| What you need to do |
Every line below from the one containing "R7. It carries flag F ⇒ it carries flag U." through the one containing "About packet #5112: it" must be transcribed exactly. Omit all lines outside that stretch.

[[ Excerpted records, beginning ]]

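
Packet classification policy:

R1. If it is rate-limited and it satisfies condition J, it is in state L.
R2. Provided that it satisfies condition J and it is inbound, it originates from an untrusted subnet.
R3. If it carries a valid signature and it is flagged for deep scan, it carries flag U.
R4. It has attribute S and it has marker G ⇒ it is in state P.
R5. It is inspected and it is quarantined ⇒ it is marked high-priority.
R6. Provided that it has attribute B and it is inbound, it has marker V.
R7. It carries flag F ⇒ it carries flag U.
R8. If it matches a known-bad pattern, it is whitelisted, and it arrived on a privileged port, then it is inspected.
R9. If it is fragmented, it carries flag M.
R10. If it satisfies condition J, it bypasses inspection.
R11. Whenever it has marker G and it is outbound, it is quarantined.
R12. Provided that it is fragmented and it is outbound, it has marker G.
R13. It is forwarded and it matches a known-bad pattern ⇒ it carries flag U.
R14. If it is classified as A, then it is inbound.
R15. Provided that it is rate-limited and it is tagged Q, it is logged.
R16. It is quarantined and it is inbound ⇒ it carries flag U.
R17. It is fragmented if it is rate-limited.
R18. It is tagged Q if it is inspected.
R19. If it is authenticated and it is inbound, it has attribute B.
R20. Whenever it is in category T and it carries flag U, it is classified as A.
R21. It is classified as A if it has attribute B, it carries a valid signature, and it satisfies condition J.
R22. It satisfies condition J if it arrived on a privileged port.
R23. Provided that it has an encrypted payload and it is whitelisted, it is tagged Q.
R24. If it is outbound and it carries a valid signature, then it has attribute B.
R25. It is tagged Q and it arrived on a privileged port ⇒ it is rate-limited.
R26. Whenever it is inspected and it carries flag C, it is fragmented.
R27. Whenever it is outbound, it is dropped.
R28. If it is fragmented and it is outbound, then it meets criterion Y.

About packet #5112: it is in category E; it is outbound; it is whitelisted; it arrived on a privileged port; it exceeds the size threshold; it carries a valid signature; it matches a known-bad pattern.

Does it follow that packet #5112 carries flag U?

By R8 (it matches a known-bad pattern, it is whitelisted, it arrived on a privileged port): it is inspected.
By R18 (it is inspected): it is tagged Q.
By R22 (it arrived on a privileged port): it satisfies condition J.
By R24 (it is outbound, it carries a valid signature): it has attribute B.
By R25 (it is tagged Q, it arrived on a privileged port): it is rate-limited.
By R17 (it is rate-limited): it is fragmented.
By R21 (it has attribute B, it carries a valid signature, it satisfies condition J): it is classified as A.
By R12 (it is fragmented, it is outbound): it has marker G.
By R14 (it is classified as A): it is inbound.
By R11 (it has marker G, it is outbound): it is quarantined.
By R16 (it is quarantined, it is inbound): it carries flag U.

Yes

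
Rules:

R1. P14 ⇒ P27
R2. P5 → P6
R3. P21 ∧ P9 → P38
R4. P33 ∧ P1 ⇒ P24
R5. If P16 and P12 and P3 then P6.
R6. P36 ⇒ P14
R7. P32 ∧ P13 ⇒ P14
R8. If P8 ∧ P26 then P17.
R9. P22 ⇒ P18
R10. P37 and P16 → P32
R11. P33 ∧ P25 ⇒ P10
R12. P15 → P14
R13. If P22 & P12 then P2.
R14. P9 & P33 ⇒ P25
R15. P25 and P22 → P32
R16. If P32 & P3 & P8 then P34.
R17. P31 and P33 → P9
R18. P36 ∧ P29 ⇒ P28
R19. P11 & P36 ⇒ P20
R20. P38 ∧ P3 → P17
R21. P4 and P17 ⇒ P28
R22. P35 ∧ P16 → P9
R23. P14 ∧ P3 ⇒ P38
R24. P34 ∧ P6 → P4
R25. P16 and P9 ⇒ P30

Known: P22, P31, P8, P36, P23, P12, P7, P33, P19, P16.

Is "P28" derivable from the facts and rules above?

No

Forward chaining from the given facts derives: P14, P18, P2, P9, P30, P27, P25, P32, P10.
Rules concluding P28: R18 needs P29; R21 needs P4 — none of these are established.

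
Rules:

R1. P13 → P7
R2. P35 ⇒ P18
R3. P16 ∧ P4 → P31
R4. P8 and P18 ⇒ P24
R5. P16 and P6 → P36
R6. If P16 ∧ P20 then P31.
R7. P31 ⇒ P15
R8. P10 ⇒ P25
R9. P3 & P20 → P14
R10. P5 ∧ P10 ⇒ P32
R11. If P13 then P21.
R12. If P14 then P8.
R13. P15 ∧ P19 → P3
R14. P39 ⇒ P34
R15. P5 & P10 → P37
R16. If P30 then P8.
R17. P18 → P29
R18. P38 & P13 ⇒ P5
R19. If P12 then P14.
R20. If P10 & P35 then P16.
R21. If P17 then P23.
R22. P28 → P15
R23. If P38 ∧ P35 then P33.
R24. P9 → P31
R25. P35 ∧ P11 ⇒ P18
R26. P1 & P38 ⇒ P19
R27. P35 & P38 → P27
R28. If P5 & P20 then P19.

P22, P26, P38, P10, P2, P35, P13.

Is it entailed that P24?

No

Forward chaining from the given facts derives: P7, P18, P25, P21, P29, P5, P16, P33, P27, P32, P37.
The only rule concluding P24 is R4, which needs P8; that is never established.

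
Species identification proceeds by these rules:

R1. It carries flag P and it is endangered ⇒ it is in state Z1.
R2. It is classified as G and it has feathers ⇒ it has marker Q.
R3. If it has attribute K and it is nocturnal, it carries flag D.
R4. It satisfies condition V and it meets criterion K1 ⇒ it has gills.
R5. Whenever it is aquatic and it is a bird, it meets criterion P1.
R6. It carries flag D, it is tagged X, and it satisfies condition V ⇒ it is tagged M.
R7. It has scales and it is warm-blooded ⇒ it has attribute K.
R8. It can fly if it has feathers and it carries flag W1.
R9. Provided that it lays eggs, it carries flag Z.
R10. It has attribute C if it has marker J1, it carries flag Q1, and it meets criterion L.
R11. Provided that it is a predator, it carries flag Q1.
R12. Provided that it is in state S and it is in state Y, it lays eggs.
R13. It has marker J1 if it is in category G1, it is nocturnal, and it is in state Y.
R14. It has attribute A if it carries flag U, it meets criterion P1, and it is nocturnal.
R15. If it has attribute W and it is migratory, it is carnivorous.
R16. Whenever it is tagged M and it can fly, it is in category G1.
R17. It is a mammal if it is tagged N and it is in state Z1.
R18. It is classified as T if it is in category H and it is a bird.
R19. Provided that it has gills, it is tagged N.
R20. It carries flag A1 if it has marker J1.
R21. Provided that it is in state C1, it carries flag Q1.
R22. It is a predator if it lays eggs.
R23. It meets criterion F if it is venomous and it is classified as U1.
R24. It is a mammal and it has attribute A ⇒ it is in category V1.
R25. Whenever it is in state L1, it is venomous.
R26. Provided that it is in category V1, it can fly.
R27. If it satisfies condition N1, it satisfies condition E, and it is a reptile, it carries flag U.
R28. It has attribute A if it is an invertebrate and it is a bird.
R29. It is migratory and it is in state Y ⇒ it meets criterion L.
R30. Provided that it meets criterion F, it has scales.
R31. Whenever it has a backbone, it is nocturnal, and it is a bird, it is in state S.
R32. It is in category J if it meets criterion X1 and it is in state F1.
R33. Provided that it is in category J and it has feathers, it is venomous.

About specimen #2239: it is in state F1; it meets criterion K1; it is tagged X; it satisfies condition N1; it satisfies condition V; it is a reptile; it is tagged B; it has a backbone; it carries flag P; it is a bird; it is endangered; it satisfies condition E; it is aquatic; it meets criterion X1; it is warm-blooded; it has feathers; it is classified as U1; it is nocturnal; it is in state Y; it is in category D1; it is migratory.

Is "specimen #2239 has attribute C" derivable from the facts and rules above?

Yes

By R1 (it carries flag P, it is endangered): it is in state Z1.
By R4 (it satisfies condition V, it meets criterion K1): it has gills.
By R5 (it is aquatic, it is a bird): it meets criterion P1.
By R19 (it has gills): it is tagged N.
By R27 (it satisfies condition N1, it satisfies condition E, it is a reptile): it carries flag U.
By R29 (it is migratory, it is in state Y): it meets criterion L.
By R31 (it has a backbone, it is nocturnal, it is a bird): it is in state S.
By R32 (it meets criterion X1, it is in state F1): it is in category J.
By R33 (it is in category J, it has feathers): it is venomous.
By R12 (it is in state S, it is in state Y): it lays eggs.
By R14 (it carries flag U, it meets criterion P1, it is nocturnal): it has attribute A.
By R17 (it is tagged N, it is in state Z1): it is a mammal.
By R22 (it lays eggs): it is a predator.
By R23 (it is venomous, it is classified as U1): it meets criterion F.
By R24 (it is a mammal, it has attribute A): it is in category V1.
By R26 (it is in category V1): it can fly.
By R30 (it meets criterion F): it has scales.
By R7 (it has scales, it is warm-blooded): it has attribute K.
By R11 (it is a predator): it carries flag Q1.
By R3 (it has attribute K, it is nocturnal): it carries flag D.
By R6 (it carries flag D, it is tagged X, it satisfies condition V): it is tagged M.
By R16 (it is tagged M, it can fly): it is in category G1.
By R13 (it is in category G1, it is nocturnal, it is in state Y): it has marker J1.
By R10 (it has marker J1, it carries flag Q1, it meets criterion L): it has attribute C.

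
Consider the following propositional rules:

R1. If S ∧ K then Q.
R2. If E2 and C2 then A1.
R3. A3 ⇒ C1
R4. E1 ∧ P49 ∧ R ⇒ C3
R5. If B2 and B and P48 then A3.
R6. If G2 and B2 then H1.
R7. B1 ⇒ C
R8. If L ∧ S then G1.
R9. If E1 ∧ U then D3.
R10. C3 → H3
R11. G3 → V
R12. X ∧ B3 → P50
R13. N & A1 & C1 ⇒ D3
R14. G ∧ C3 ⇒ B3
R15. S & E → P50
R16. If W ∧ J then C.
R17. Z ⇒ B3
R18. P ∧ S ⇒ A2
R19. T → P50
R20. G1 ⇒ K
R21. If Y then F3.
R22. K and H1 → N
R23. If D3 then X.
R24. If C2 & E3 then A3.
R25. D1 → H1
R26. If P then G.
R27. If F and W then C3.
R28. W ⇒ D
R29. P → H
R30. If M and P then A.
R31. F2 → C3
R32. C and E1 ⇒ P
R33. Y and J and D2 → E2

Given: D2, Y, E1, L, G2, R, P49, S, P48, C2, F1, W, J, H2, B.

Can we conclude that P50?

No

Forward chaining from the given facts derives: C3, G1, H3, C, K, F3, D, P, E2, Q, A1, A2, G, H, B3.
Rules concluding P50: R12 needs X; R15 needs E; R19 needs T — none of these are established.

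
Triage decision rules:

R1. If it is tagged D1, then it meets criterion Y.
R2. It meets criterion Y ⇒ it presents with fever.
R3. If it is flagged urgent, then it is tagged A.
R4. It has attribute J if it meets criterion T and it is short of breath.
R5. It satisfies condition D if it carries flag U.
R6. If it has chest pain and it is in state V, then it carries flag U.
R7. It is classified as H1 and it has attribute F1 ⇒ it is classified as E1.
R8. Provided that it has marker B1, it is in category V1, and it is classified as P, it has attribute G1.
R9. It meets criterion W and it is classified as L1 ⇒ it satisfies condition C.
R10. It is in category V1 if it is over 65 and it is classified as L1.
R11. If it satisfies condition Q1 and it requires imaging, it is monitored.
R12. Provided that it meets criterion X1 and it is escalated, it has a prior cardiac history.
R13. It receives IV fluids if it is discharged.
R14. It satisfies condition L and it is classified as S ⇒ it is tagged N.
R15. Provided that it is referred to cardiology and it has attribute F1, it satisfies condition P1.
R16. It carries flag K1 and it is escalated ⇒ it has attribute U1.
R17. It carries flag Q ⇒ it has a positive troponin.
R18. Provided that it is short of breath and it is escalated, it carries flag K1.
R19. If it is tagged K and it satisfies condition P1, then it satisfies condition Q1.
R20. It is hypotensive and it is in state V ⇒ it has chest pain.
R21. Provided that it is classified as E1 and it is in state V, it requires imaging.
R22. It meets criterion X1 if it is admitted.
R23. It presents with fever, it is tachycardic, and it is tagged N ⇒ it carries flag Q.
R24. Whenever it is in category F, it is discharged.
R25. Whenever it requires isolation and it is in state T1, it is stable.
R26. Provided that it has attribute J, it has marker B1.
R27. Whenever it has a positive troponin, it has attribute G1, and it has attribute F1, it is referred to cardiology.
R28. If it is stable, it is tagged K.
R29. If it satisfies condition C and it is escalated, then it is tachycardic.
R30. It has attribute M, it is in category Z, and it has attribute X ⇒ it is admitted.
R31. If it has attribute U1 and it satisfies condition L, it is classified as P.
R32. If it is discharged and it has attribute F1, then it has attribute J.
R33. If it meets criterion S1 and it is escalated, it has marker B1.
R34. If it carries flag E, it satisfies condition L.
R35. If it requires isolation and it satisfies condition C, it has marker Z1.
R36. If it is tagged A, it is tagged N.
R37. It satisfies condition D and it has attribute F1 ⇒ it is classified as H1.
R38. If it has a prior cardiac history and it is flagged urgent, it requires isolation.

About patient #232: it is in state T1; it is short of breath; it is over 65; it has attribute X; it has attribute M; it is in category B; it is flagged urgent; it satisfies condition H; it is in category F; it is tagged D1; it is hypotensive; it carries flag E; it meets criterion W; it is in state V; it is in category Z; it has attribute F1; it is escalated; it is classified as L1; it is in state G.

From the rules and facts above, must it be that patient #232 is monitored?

By R1 (it is tagged D1): it meets criterion Y.
By R2 (it meets criterion Y): it presents with fever.
By R3 (it is flagged urgent): it is tagged A.
By R9 (it meets criterion W, it is classified as L1): it satisfies condition C.
By R10 (it is over 65, it is classified as L1): it is in category V1.
By R18 (it is short of breath, it is escalated): it carries flag K1.
By R20 (it is hypotensive, it is in state V): it has chest pain.
By R24 (it is in category F): it is discharged.
By R29 (it satisfies condition C, it is escalated): it is tachycardic.
By R30 (it has attribute M, it is in category Z, it has attribute X): it is admitted.
By R32 (it is discharged, it has attribute F1): it has attribute J.
By R34 (it carries flag E): it satisfies condition L.
By R36 (it is tagged A): it is tagged N.
By R6 (it has chest pain, it is in state V): it carries flag U.
By R16 (it carries flag K1, it is escalated): it has attribute U1.
By R22 (it is admitted): it meets criterion X1.
By R23 (it presents with fever, it is tachycardic, it is tagged N): it carries flag Q.
By R26 (it has attribute J): it has marker B1.
By R31 (it has attribute U1, it satisfies condition L): it is classified as P.
By R5 (it carries flag U): it satisfies condition D.
By R8 (it has marker B1, it is in category V1, it is classified as P): it has attribute G1.
By R12 (it meets criterion X1, it is escalated): it has a prior cardiac history.
By R17 (it carries flag Q): it has a positive troponin.
By R27 (it has a positive troponin, it has attribute G1, it has attribute F1): it is referred to cardiology.
By R37 (it satisfies condition D, it has attribute F1): it is classified as H1.
By R38 (it has a prior cardiac history, it is flagged urgent): it requires isolation.
By R7 (it is classified as H1, it has attribute F1): it is classified as E1.
By R15 (it is referred to cardiology, it has attribute F1): it satisfies condition P1.
By R21 (it is classified as E1, it is in state V): it requires imaging.
By R25 (it requires isolation, it is in state T1): it is stable.
By R28 (it is stable): it is tagged K.
By R19 (it is tagged K, it satisfies condition P1): it satisfies condition Q1.
By R11 (it satisfies condition Q1, it requires imaging): it is monitored.

Yes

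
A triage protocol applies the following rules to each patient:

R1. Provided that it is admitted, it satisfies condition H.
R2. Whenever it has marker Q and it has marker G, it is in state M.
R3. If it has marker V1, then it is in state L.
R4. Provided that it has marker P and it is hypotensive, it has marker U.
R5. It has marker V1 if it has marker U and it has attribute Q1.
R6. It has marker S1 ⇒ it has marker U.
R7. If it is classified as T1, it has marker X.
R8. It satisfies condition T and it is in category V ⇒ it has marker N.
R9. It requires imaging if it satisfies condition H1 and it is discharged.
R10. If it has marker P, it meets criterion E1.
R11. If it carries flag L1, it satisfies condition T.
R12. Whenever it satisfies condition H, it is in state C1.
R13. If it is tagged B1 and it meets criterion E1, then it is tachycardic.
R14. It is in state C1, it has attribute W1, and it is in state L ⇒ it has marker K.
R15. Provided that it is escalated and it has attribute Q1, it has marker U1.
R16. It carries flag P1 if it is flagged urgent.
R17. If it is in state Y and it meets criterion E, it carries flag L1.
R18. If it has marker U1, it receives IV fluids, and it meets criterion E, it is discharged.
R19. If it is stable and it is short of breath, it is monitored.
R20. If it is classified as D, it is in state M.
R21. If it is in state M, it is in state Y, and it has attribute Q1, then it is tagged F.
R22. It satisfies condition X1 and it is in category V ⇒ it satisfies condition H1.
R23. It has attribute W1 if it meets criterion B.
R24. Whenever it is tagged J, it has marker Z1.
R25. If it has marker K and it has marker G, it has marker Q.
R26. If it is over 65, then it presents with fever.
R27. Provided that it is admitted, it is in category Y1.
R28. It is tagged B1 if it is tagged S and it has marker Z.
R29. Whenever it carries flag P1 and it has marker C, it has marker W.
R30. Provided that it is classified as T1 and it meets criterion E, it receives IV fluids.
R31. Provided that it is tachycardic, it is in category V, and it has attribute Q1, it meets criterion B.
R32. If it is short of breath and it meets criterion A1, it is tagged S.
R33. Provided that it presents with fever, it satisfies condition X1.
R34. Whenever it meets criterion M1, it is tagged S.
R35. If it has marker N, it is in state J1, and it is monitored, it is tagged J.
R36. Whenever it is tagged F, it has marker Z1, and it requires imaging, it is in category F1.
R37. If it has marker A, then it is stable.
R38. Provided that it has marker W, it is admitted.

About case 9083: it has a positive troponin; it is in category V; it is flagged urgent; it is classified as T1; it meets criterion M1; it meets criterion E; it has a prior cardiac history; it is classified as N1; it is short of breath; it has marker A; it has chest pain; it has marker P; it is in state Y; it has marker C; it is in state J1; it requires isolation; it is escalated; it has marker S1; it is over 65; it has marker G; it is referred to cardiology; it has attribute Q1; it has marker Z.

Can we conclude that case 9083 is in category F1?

Yes

By R6 (it has marker S1): it has marker U.
By R10 (it has marker P): it meets criterion E1.
By R15 (it is escalated, it has attribute Q1): it has marker U1.
By R16 (it is flagged urgent): it carries flag P1.
By R17 (it is in state Y, it meets criterion E): it carries flag L1.
By R26 (it is over 65): it presents with fever.
By R29 (it carries flag P1, it has marker C): it has marker W.
By R30 (it is classified as T1, it meets criterion E): it receives IV fluids.
By R33 (it presents with fever): it satisfies condition X1.
By R34 (it meets criterion M1): it is tagged S.
By R37 (it has marker A): it is stable.
By R38 (it has marker W): it is admitted.
By R1 (it is admitted): it satisfies condition H.
By R5 (it has marker U, it has attribute Q1): it has marker V1.
By R11 (it carries flag L1): it satisfies condition T.
By R12 (it satisfies condition H): it is in state C1.
By R18 (it has marker U1, it receives IV fluids, it meets criterion E): it is discharged.
By R19 (it is stable, it is short of breath): it is monitored.
By R22 (it satisfies condition X1, it is in category V): it satisfies condition H1.
By R28 (it is tagged S, it has marker Z): it is tagged B1.
By R3 (it has marker V1): it is in state L.
By R8 (it satisfies condition T, it is in category V): it has marker N.
By R9 (it satisfies condition H1, it is discharged): it requires imaging.
By R13 (it is tagged B1, it meets criterion E1): it is tachycardic.
By R31 (it is tachycardic, it is in category V, it has attribute Q1): it meets criterion B.
By R35 (it has marker N, it is in state J1, it is monitored): it is tagged J.
By R23 (it meets criterion B): it has attribute W1.
By R24 (it is tagged J): it has marker Z1.
By R14 (it is in state C1, it has attribute W1, it is in state L): it has marker K.
By R25 (it has marker K, it has marker G): it has marker Q.
By R2 (it has marker Q, it has marker G): it is in state M.
By R21 (it is in state M, it is in state Y, it has attribute Q1): it is tagged F.
By R36 (it is tagged F, it has marker Z1, it requires imaging): it is in category F1.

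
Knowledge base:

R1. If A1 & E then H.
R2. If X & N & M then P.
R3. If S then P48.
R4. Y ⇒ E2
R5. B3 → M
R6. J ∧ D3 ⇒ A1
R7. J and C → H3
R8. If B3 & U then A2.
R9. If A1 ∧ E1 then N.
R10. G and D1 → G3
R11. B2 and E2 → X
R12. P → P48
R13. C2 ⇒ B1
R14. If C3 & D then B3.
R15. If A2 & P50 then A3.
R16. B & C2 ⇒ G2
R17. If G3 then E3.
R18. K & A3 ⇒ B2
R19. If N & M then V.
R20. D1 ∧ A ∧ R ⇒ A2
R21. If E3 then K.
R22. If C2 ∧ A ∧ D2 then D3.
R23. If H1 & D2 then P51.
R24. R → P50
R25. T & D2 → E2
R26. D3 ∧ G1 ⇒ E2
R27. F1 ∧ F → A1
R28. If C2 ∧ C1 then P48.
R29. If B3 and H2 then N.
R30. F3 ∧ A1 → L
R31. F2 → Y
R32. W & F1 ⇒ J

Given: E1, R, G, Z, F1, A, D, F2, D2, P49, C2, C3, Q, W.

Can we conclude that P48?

Forward chaining from the given facts derives: B1, B3, D3, P50, Y, J, E2, M, A1, N, V.
Rules concluding P48: R3 needs S; R12 needs P; R28 needs C1 — none of these are established.

No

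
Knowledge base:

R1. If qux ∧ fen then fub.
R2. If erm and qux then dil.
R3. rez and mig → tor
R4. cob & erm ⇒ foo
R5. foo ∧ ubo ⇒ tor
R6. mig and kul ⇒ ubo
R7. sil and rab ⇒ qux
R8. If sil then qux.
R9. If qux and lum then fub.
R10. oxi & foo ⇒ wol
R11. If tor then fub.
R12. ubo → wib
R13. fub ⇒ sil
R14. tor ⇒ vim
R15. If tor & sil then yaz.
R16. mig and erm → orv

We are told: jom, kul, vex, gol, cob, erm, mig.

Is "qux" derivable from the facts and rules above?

foo  (by R4: cob, erm)
ubo  (by R6: mig, kul)
tor  (by R5: foo, ubo)
fub  (by R11: tor)
sil  (by R13: fub)
qux  (by R8: sil)

Yes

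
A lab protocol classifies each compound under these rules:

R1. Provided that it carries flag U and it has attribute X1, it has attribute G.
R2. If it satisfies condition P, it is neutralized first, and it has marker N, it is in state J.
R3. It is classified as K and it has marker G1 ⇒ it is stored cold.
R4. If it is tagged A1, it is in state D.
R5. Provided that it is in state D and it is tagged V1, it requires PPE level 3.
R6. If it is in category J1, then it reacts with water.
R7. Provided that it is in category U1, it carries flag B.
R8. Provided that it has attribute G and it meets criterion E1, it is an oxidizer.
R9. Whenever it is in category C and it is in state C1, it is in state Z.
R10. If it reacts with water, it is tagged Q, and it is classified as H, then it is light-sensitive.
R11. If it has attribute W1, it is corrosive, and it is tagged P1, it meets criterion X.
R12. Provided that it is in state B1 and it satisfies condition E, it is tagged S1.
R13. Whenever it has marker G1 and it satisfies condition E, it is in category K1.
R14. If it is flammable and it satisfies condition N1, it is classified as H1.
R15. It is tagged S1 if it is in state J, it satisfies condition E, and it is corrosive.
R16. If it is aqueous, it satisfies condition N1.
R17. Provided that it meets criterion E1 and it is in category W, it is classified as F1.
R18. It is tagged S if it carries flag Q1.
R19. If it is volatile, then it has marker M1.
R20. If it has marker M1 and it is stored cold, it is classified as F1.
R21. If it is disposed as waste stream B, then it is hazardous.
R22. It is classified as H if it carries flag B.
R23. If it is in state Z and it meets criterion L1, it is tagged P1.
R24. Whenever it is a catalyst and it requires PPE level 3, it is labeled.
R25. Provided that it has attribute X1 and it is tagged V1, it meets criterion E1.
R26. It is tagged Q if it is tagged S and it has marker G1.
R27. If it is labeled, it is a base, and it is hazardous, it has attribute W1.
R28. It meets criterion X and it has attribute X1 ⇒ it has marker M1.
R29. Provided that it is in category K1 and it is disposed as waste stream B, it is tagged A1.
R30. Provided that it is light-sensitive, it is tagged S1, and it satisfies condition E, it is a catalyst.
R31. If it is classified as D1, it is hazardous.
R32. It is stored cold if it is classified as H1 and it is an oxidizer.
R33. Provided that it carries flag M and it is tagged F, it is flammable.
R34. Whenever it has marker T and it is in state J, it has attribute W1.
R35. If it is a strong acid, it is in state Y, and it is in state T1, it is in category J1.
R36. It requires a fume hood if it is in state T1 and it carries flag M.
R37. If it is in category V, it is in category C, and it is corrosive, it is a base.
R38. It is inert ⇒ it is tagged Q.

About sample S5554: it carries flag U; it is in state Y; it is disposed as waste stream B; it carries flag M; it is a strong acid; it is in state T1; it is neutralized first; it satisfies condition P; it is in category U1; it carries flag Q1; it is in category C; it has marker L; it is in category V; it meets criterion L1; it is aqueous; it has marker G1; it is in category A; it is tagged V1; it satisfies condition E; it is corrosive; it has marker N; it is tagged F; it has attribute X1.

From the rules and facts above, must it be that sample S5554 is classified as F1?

No

Forward chaining from the given facts derives: has attribute G, is in state J, carries flag B, is in category K1, is tagged S1, satisfies condition N1, is tagged S, is hazardous, is classified as H, meets criterion E1, is tagged Q, is tagged A1, is flammable, is in category J1, requires a fume hood, is a base, is in state D, requires PPE level 3, reacts with water, is an oxidizer, is light-sensitive, is classified as H1, is a catalyst, is stored cold, is labeled, has attribute W1.
Rules concluding "it is classified as F1": R17 needs "it is in category W"; R20 needs "it has marker M1" — none of these are established.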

[[ Excerpted records, end ]]

| Solution to the exercise |
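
R7. It carries flag F ⇒ it carries flag U.
R8. If it matches a known-bad pattern, it is whitelisted, and it arrived on a privileged port, then it is inspected.
R9. If it is fragmented, it carries flag M.
R10. If it satisfies condition J, it bypasses inspection.
R11. Whenever it has marker G and it is outbound, it is quarantined.
R12. Provided that it is fragmented and it is outbound, it has marker G.
R13. It is forwarded and it matches a known-bad pattern ⇒ it carries flag U.
R14. If it is classified as A, then it is inbound.
R15. Provided that it is rate-limited and it is tagged Q, it is logged.
R16. It is quarantined and it is inbound ⇒ it carries flag U.
R17. It is fragmented if it is rate-limited.
R18. It is tagged Q if it is inspected.
R19. If it is authenticated and it is inbound, it has attribute B.
R20. Whenever it is in category T and it carries flag U, it is classified as A.
R21. It is classified as A if it has attribute B, it carries a valid signature, and it satisfies condition J.
R22. It satisfies condition J if it arrived on a privileged port.
R23. Provided that it has an encrypted payload and it is whitelisted, it is tagged Q.
R24. If it is outbound and it carries a valid signature, then it has attribute B.
R25. It is tagged Q and it arrived on a privileged port ⇒ it is rate-limited.
R26. Whenever it is inspected and it carries flag C, it is fragmented.
R27. Whenever it is outbound, it is dropped.
R28. If it is fragmented and it is outbound, then it meets criterion Y.

About packet #5112: it is in category E; it is outbound; it is whitelisted; it arrived on a privileged port; it exceeds the size threshold; it carries a valid signature; it matches a known-bad pattern.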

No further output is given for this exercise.